= Your task =
Print the records below exactly as they appear.

= Information =

[Start of section]

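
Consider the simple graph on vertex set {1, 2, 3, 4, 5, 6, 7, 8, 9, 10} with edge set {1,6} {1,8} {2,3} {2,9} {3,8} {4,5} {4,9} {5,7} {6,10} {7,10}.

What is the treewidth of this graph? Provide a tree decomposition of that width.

Every bag has size at most 3, so the width is 3 − 1 = 2 and tw(G) ≤ 2. The edges 2–9–4–5–7–10–6–1–8–3–2 form a cycle, so G is not a tree and its treewidth is at least 2. Therefore the treewidth is 2.

Treewidth 2.
One optimal decomposition is:
Bags: B1 = {2, 4, 9}  B2 = {2, 4, 5}  B3 = {2, 5, 7}  B4 = {2, 7, 10}  B5 = {2, 6, 10}  B6 = {1, 2, 6}  B7 = {1, 2, 8}  B8 = {2, 3, 8}
Tree: B1–B2, B2–B3, B3–B4, B4–B5, B5–B6, B6–B7, B7–B8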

[End of section]

= Worked solution =
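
Consider the simple graph on vertex set {1, 2, 3, 4, 5, 6, 7, 8, 9, 10} with edge set {1,6} {1,8} {2,3} {2,9} {3,8} {4,5} {4,9} {5,7} {6,10} {7,10}.

What is the treewidth of this graph? Provide a tree decomposition of that width.

Every bag has size at most 3, so the width is 3 − 1 = 2 and tw(G) ≤ 2. The edges 2–9–4–5–7–10–6–1–8–3–2 form a cycle, so G is not a tree and its treewidth is at least 2. Therefore the treewidth is 2.

Treewidth 2.
One optimal decomposition is:
Bags: B1 = {2, 4, 9}  B2 = {2, 4, 5}  B3 = {2, 5, 7}  B4 = {2, 7, 10}  B5 = {2, 6, 10}  B6 = {1, 2, 6}  B7 = {1, 2, 8}  B8 = {2, 3, 8}
Tree: B1–B2, B2–B3, B3–B4, B4–B5, B5–B6, B6–B7, B7–B8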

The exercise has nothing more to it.